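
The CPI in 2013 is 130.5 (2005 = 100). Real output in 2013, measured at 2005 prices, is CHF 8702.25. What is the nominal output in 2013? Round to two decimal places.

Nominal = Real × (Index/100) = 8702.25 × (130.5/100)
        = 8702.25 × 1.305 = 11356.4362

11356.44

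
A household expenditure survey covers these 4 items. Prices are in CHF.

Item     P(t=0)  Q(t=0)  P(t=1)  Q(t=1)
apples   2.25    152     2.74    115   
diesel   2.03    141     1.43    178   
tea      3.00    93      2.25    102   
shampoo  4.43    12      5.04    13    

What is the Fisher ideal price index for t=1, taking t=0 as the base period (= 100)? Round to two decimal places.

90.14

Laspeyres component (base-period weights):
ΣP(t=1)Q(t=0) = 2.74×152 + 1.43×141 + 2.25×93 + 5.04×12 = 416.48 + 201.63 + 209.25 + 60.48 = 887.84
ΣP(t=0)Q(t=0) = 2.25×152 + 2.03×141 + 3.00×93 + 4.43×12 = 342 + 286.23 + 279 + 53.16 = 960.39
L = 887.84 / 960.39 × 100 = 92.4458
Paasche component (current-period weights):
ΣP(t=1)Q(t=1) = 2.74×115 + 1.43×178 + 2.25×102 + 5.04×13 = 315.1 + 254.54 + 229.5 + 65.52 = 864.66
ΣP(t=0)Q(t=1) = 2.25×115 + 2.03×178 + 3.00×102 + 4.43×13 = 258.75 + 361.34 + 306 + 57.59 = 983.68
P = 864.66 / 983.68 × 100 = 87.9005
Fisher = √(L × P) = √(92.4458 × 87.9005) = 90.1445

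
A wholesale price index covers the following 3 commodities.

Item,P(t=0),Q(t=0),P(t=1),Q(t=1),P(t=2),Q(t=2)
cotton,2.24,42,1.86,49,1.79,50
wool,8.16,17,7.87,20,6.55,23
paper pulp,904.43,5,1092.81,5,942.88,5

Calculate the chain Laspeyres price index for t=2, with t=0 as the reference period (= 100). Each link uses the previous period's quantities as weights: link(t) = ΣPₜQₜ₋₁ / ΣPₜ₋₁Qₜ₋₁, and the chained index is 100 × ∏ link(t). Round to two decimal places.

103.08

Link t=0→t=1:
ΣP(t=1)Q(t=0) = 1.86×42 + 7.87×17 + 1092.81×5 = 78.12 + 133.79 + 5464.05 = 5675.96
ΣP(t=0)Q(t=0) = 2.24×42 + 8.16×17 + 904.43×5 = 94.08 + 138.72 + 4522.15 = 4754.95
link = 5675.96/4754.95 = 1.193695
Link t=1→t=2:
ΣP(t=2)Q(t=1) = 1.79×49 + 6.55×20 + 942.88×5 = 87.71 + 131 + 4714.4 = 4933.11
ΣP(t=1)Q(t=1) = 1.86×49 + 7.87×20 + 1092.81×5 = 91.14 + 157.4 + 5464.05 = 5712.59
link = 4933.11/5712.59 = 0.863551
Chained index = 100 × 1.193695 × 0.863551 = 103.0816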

#### Action item
Set down, exactly as they appear, the lines above from the first one to the line that holds "paper pulp,904.43,5,1092.81,5,942.88,5", both included, please, and no others.

#### Written answer
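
The CPI in 2013 is 130.5 (2005 = 100). Real output in 2013, measured at 2005 prices, is CHF 8702.25. What is the nominal output in 2013? Round to two decimal places.

Nominal = Real × (Index/100) = 8702.25 × (130.5/100)
        = 8702.25 × 1.305 = 11356.4362

11356.44

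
A household expenditure survey covers these 4 items. Prices are in CHF.

Item     P(t=0)  Q(t=0)  P(t=1)  Q(t=1)
apples   2.25    152     2.74    115   
diesel   2.03    141     1.43    178   
tea      3.00    93      2.25    102   
shampoo  4.43    12      5.04    13    

What is the Fisher ideal price index for t=1, taking t=0 as the base period (= 100)? Round to two decimal places.

90.14

Laspeyres component (base-period weights):
ΣP(t=1)Q(t=0) = 2.74×152 + 1.43×141 + 2.25×93 + 5.04×12 = 416.48 + 201.63 + 209.25 + 60.48 = 887.84
ΣP(t=0)Q(t=0) = 2.25×152 + 2.03×141 + 3.00×93 + 4.43×12 = 342 + 286.23 + 279 + 53.16 = 960.39
L = 887.84 / 960.39 × 100 = 92.4458
Paasche component (current-period weights):
ΣP(t=1)Q(t=1) = 2.74×115 + 1.43×178 + 2.25×102 + 5.04×13 = 315.1 + 254.54 + 229.5 + 65.52 = 864.66
ΣP(t=0)Q(t=1) = 2.25×115 + 2.03×178 + 3.00×102 + 4.43×13 = 258.75 + 361.34 + 306 + 57.59 = 983.68
P = 864.66 / 983.68 × 100 = 87.9005
Fisher = √(L × P) = √(92.4458 × 87.9005) = 90.1445

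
A wholesale price index covers the following 3 commodities.

Item,P(t=0),Q(t=0),P(t=1),Q(t=1),P(t=2),Q(t=2)
cotton,2.24,42,1.86,49,1.79,50
wool,8.16,17,7.87,20,6.55,23
paper pulp,904.43,5,1092.81,5,942.88,5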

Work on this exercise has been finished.